▶ **Your goal**: Please reproduce each line of the data below exactly as shown.

▶ **Supplied material**:
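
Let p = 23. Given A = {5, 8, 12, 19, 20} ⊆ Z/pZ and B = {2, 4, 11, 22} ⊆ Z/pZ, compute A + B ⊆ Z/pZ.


Work in Z/23Z: reduce every sum a + b modulo 23.
Enumerate all 20 pairs:
a = 5: 5+2=7, 5+4=9, 5+11=16, 5+22=4
a = 8: 8+2=10, 8+4=12, 8+11=19, 8+22=7
a = 12: 12+2=14, 12+4=16, 12+11=0, 12+22=11
a = 19: 19+2=21, 19+4=0, 19+11=7, 19+22=18
a = 20: 20+2=22, 20+4=1, 20+11=8, 20+22=19
Distinct residues collected: {0, 1, 4, 7, 8, 9, 10, 11, 12, 14, 16, 18, 19, 21, 22}
|A + B| = 15 (out of 23 total residues).

A + B = {0, 1, 4, 7, 8, 9, 10, 11, 12, 14, 16, 18, 19, 21, 22}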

▶ **Answer box**:
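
Let p = 23. Given A = {5, 8, 12, 19, 20} ⊆ Z/pZ and B = {2, 4, 11, 22} ⊆ Z/pZ, compute A + B ⊆ Z/pZ.


Work in Z/23Z: reduce every sum a + b modulo 23.
Enumerate all 20 pairs:
a = 5: 5+2=7, 5+4=9, 5+11=16, 5+22=4
a = 8: 8+2=10, 8+4=12, 8+11=19, 8+22=7
a = 12: 12+2=14, 12+4=16, 12+11=0, 12+22=11
a = 19: 19+2=21, 19+4=0, 19+11=7, 19+22=18
a = 20: 20+2=22, 20+4=1, 20+11=8, 20+22=19
Distinct residues collected: {0, 1, 4, 7, 8, 9, 10, 11, 12, 14, 16, 18, 19, 21, 22}
|A + B| = 15 (out of 23 total residues).

A + B = {0, 1, 4, 7, 8, 9, 10, 11, 12, 14, 16, 18, 19, 21, 22}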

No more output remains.